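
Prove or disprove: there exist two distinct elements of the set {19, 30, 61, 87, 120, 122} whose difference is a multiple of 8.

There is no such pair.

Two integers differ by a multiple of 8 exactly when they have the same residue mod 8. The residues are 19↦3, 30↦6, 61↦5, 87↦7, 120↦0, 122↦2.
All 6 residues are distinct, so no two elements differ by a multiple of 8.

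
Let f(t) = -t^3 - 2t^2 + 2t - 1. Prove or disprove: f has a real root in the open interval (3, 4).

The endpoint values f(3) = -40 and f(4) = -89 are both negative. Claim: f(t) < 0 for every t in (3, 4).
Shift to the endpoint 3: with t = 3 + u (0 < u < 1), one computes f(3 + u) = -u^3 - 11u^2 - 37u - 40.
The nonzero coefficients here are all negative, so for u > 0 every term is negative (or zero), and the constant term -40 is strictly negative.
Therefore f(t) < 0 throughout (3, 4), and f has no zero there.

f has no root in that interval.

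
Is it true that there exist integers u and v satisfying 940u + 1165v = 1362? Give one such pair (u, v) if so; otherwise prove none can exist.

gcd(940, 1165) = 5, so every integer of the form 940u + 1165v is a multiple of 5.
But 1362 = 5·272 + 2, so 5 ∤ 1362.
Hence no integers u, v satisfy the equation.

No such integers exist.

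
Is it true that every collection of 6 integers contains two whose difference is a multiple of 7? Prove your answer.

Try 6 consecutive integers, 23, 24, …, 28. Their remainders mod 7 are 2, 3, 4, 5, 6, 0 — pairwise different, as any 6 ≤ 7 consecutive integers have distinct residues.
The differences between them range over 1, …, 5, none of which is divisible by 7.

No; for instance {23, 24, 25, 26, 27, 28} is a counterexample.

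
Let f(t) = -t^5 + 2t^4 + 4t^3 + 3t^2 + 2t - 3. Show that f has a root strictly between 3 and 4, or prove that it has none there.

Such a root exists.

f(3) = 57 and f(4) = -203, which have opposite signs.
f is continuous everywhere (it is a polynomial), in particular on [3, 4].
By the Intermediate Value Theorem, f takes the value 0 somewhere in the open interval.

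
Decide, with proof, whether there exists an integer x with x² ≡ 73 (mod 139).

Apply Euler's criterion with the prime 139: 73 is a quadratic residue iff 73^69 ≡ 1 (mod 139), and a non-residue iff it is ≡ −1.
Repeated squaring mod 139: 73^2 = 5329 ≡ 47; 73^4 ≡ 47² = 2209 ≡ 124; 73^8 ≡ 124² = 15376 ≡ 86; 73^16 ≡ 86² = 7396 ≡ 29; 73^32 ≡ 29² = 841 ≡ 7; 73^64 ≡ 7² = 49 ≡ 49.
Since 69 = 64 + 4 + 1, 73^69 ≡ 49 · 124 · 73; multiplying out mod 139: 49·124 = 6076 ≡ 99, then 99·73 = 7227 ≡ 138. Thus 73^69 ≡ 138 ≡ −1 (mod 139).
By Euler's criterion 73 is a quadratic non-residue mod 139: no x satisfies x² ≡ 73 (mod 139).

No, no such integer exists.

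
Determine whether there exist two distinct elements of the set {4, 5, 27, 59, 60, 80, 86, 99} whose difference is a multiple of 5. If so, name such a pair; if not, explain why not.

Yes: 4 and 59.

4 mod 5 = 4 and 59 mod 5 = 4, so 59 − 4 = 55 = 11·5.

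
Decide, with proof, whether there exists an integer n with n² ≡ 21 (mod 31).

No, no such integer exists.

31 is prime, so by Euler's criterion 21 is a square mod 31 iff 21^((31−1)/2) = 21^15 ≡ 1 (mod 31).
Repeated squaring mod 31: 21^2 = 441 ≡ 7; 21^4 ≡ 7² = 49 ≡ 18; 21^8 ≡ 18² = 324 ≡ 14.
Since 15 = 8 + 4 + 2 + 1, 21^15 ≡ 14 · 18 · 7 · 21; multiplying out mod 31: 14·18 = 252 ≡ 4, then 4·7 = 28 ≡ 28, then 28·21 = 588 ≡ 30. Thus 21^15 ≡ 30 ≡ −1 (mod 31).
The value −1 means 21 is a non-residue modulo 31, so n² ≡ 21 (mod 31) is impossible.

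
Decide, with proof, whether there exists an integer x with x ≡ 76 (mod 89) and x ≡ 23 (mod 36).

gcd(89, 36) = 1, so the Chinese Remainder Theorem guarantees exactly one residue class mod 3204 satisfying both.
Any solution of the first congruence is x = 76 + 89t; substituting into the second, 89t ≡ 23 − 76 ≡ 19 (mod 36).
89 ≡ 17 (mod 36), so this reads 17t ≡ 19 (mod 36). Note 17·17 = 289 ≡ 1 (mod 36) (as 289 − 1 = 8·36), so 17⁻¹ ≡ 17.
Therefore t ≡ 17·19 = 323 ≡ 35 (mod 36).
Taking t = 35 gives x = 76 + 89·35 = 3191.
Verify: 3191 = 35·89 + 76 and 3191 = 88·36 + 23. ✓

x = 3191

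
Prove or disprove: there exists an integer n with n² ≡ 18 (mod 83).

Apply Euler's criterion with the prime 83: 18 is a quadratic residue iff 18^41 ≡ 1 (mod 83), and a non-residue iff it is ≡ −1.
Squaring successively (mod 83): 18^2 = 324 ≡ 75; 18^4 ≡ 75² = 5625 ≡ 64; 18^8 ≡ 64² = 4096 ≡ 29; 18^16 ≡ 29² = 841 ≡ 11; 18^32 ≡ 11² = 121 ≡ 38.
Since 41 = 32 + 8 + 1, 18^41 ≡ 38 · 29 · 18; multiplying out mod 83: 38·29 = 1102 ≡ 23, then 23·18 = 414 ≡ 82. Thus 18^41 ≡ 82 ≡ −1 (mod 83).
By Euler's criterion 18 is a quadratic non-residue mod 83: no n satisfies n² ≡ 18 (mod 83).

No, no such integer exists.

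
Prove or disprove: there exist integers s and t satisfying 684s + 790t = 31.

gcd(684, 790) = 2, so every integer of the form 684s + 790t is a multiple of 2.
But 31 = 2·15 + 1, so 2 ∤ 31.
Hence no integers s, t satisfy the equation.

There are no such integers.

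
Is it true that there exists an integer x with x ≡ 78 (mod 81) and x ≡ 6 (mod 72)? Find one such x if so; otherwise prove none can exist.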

━━━━━━

— Directions —
Please return every entry exactly as it appears.

— Response to the exercise —
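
Prove or disprove: there exist two distinct elements of the set {19, 30, 61, 87, 120, 122} whose difference is a multiple of 8.

There is no such pair.

Two integers differ by a multiple of 8 exactly when they have the same residue mod 8. The residues are 19↦3, 30↦6, 61↦5, 87↦7, 120↦0, 122↦2.
All 6 residues are distinct, so no two elements differ by a multiple of 8.

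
Let f(t) = -t^3 - 2t^2 + 2t - 1. Prove or disprove: f has a real root in the open interval (3, 4).

The endpoint values f(3) = -40 and f(4) = -89 are both negative. Claim: f(t) < 0 for every t in (3, 4).
Shift to the endpoint 3: with t = 3 + u (0 < u < 1), one computes f(3 + u) = -u^3 - 11u^2 - 37u - 40.
The nonzero coefficients here are all negative, so for u > 0 every term is negative (or zero), and the constant term -40 is strictly negative.
Therefore f(t) < 0 throughout (3, 4), and f has no zero there.

f has no root in that interval.

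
Is it true that there exist integers u and v satisfying 940u + 1165v = 1362? Give one such pair (u, v) if so; otherwise prove none can exist.

gcd(940, 1165) = 5, so every integer of the form 940u + 1165v is a multiple of 5.
But 1362 = 5·272 + 2, so 5 ∤ 1362.
Hence no integers u, v satisfy the equation.

No such integers exist.

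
Is it true that every collection of 6 integers contains two whose difference is a multiple of 7? Prove your answer.

Try 6 consecutive integers, 23, 24, …, 28. Their remainders mod 7 are 2, 3, 4, 5, 6, 0 — pairwise different, as any 6 ≤ 7 consecutive integers have distinct residues.
The differences between them range over 1, …, 5, none of which is divisible by 7.

No; for instance {23, 24, 25, 26, 27, 28} is a counterexample.

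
Let f(t) = -t^5 + 2t^4 + 4t^3 + 3t^2 + 2t - 3. Show that f has a root strictly between 3 and 4, or prove that it has none there.

Such a root exists.

f(3) = 57 and f(4) = -203, which have opposite signs.
f is continuous everywhere (it is a polynomial), in particular on [3, 4].
By the Intermediate Value Theorem, f takes the value 0 somewhere in the open interval.

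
Decide, with proof, whether there exists an integer x with x² ≡ 73 (mod 139).

Apply Euler's criterion with the prime 139: 73 is a quadratic residue iff 73^69 ≡ 1 (mod 139), and a non-residue iff it is ≡ −1.
Repeated squaring mod 139: 73^2 = 5329 ≡ 47; 73^4 ≡ 47² = 2209 ≡ 124; 73^8 ≡ 124² = 15376 ≡ 86; 73^16 ≡ 86² = 7396 ≡ 29; 73^32 ≡ 29² = 841 ≡ 7; 73^64 ≡ 7² = 49 ≡ 49.
Since 69 = 64 + 4 + 1, 73^69 ≡ 49 · 124 · 73; multiplying out mod 139: 49·124 = 6076 ≡ 99, then 99·73 = 7227 ≡ 138. Thus 73^69 ≡ 138 ≡ −1 (mod 139).
By Euler's criterion 73 is a quadratic non-residue mod 139: no x satisfies x² ≡ 73 (mod 139).

No, no such integer exists.

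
Determine whether there exist two distinct elements of the set {4, 5, 27, 59, 60, 80, 86, 99} whose difference is a multiple of 5. If so, name such a pair; if not, explain why not.

Yes: 4 and 59.

4 mod 5 = 4 and 59 mod 5 = 4, so 59 − 4 = 55 = 11·5.

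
Decide, with proof, whether there exists an integer n with n² ≡ 21 (mod 31).

No, no such integer exists.

31 is prime, so by Euler's criterion 21 is a square mod 31 iff 21^((31−1)/2) = 21^15 ≡ 1 (mod 31).
Repeated squaring mod 31: 21^2 = 441 ≡ 7; 21^4 ≡ 7² = 49 ≡ 18; 21^8 ≡ 18² = 324 ≡ 14.
Since 15 = 8 + 4 + 2 + 1, 21^15 ≡ 14 · 18 · 7 · 21; multiplying out mod 31: 14·18 = 252 ≡ 4, then 4·7 = 28 ≡ 28, then 28·21 = 588 ≡ 30. Thus 21^15 ≡ 30 ≡ −1 (mod 31).
The value −1 means 21 is a non-residue modulo 31, so n² ≡ 21 (mod 31) is impossible.

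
Decide, with proof, whether there exists an integer x with x ≡ 76 (mod 89) and x ≡ 23 (mod 36).

gcd(89, 36) = 1, so the Chinese Remainder Theorem guarantees exactly one residue class mod 3204 satisfying both.
Any solution of the first congruence is x = 76 + 89t; substituting into the second, 89t ≡ 23 − 76 ≡ 19 (mod 36).
89 ≡ 17 (mod 36), so this reads 17t ≡ 19 (mod 36). Note 17·17 = 289 ≡ 1 (mod 36) (as 289 − 1 = 8·36), so 17⁻¹ ≡ 17.
Therefore t ≡ 17·19 = 323 ≡ 35 (mod 36).
Taking t = 35 gives x = 76 + 89·35 = 3191.
Verify: 3191 = 35·89 + 76 and 3191 = 88·36 + 23. ✓

x = 3191

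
Prove or disprove: there exists an integer n with n² ≡ 18 (mod 83).

Apply Euler's criterion with the prime 83: 18 is a quadratic residue iff 18^41 ≡ 1 (mod 83), and a non-residue iff it is ≡ −1.
Squaring successively (mod 83): 18^2 = 324 ≡ 75; 18^4 ≡ 75² = 5625 ≡ 64; 18^8 ≡ 64² = 4096 ≡ 29; 18^16 ≡ 29² = 841 ≡ 11; 18^32 ≡ 11² = 121 ≡ 38.
Since 41 = 32 + 8 + 1, 18^41 ≡ 38 · 29 · 18; multiplying out mod 83: 38·29 = 1102 ≡ 23, then 23·18 = 414 ≡ 82. Thus 18^41 ≡ 82 ≡ −1 (mod 83).
By Euler's criterion 18 is a quadratic non-residue mod 83: no n satisfies n² ≡ 18 (mod 83).

No, no such integer exists.

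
Prove or disprove: there exist integers s and t satisfying 684s + 790t = 31.

gcd(684, 790) = 2, so every integer of the form 684s + 790t is a multiple of 2.
But 31 = 2·15 + 1, so 2 ∤ 31.
Hence no integers s, t satisfy the equation.

There are no such integers.

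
Is it true that there exists an integer x with x ≡ 78 (mod 81) and x ≡ 6 (mod 72)? Find one such x if so; otherwise prove none can exist.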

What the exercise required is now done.